Task directions ▸ Each record that follows must be printed exactly as given.

START Input data

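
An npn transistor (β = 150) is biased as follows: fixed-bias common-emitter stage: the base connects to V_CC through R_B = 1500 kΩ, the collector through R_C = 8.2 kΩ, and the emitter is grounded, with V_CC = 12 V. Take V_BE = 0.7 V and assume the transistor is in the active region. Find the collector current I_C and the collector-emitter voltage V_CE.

Base loop: V_CC = I_B·R_B + V_BE, so I_B = (12 − 0.7)/1500 kΩ = 0.00753 mA.
In the active region I_C = β·I_B = 150 × 0.00753 = 1.13 mA.
Collector loop: V_CE = V_CC − I_C·R_C = 12 − 1.13×8.2 = 2.73 V.
Since V_CE = 2.73 V > V_CE(sat) ≈ 0.2 V, the transistor is in the active region as assumed.

I_C ≈ 1.1 mA, V_CE ≈ 2.7 V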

END Input data

Written solution ▸
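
An npn transistor (β = 150) is biased as follows: fixed-bias common-emitter stage: the base connects to V_CC through R_B = 1500 kΩ, the collector through R_C = 8.2 kΩ, and the emitter is grounded, with V_CC = 12 V. Take V_BE = 0.7 V and assume the transistor is in the active region. Find the collector current I_C and the collector-emitter voltage V_CE.

Base loop: V_CC = I_B·R_B + V_BE, so I_B = (12 − 0.7)/1500 kΩ = 0.00753 mA.
In the active region I_C = β·I_B = 150 × 0.00753 = 1.13 mA.
Collector loop: V_CE = V_CC − I_C·R_C = 12 − 1.13×8.2 = 2.73 V.
Since V_CE = 2.73 V > V_CE(sat) ≈ 0.2 V, the transistor is in the active region as assumed.

I_C ≈ 1.1 mA, V_CE ≈ 2.7 V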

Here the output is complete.